- [AIM OF THE TASK] Beginning with the line that holds "Evaluation: all binary", write out the remaining lines of the material exactly, the last line included.

- [RECORDS FOR THIS TASK]
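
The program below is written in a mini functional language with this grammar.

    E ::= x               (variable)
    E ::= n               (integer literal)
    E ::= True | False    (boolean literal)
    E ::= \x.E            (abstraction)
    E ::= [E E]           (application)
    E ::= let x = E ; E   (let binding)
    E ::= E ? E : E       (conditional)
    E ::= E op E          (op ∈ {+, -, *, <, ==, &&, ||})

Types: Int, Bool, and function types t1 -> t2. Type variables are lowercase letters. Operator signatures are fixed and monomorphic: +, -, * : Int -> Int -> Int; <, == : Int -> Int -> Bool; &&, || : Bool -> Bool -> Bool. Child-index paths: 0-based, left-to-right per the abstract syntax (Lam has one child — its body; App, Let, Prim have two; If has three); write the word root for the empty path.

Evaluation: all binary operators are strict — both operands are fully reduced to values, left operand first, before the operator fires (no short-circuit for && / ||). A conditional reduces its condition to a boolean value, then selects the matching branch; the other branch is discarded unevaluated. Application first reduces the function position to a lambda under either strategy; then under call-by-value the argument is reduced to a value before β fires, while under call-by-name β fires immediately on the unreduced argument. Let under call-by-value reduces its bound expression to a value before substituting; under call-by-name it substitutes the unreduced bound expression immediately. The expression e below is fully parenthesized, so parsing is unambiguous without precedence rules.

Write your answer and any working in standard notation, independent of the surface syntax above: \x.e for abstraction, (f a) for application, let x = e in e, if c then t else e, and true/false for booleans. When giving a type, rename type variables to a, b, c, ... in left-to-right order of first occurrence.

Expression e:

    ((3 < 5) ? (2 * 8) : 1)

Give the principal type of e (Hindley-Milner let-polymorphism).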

- [YOUR RESPONSE]
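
Evaluation: all binary operators are strict — both operands are fully reduced to values, left operand first, before the operator fires (no short-circuit for && / ||). A conditional reduces its condition to a boolean value, then selects the matching branch; the other branch is discarded unevaluated. Application first reduces the function position to a lambda under either strategy; then under call-by-value the argument is reduced to a value before β fires, while under call-by-name β fires immediately on the unreduced argument. Let under call-by-value reduces its bound expression to a value before substituting; under call-by-name it substitutes the unreduced bound expression immediately. The expression e below is fully parenthesized, so parsing is unambiguous without precedence rules.

Write your answer and any working in standard notation, independent of the surface syntax above: \x.e for abstraction, (f a) for application, let x = e in e, if c then t else e, and true/false for booleans. When giving a type, rename type variables to a, b, c, ... in left-to-right order of first occurrence.

Expression e:

    ((3 < 5) ? (2 * 8) : 1)

Give the principal type of e (Hindley-Milner let-polymorphism).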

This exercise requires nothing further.